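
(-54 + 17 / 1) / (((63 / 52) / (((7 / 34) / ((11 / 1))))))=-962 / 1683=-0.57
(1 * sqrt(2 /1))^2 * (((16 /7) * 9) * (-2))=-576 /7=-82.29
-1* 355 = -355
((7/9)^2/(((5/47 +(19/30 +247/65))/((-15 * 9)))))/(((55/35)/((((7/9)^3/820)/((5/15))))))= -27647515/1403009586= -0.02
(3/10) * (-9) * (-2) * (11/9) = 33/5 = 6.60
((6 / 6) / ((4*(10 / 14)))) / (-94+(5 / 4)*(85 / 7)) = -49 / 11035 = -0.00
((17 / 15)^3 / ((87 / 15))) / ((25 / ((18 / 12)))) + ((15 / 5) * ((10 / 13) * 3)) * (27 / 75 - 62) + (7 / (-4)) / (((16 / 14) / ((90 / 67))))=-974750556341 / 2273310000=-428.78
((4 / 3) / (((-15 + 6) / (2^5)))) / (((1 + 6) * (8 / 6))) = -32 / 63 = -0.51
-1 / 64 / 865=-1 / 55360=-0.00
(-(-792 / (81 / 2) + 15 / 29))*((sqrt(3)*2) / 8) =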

-----

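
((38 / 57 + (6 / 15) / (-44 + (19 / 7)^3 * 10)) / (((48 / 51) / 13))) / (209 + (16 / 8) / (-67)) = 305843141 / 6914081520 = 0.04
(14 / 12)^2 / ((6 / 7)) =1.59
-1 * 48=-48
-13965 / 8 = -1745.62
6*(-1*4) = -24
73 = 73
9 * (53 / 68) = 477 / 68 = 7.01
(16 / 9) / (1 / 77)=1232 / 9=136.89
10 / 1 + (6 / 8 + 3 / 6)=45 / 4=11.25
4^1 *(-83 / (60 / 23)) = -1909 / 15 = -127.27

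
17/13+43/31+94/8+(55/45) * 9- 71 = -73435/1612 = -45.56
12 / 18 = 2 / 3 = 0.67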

-----

== Task to complete ==
Wherever the line holding "(14 / 12)^2 / ((6 / 7)) =1.59" falls in the entries above, copy exactly from it through the line holding "12 / 18 = 2 / 3 = 0.67", inclusive, and add nothing.

== Answer for the task ==
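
(14 / 12)^2 / ((6 / 7)) =1.59
-1 * 48=-48
-13965 / 8 = -1745.62
6*(-1*4) = -24
73 = 73
9 * (53 / 68) = 477 / 68 = 7.01
(16 / 9) / (1 / 77)=1232 / 9=136.89
10 / 1 + (6 / 8 + 3 / 6)=45 / 4=11.25
4^1 *(-83 / (60 / 23)) = -1909 / 15 = -127.27

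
17/13+43/31+94/8+(55/45) * 9- 71 = -73435/1612 = -45.56
12 / 18 = 2 / 3 = 0.67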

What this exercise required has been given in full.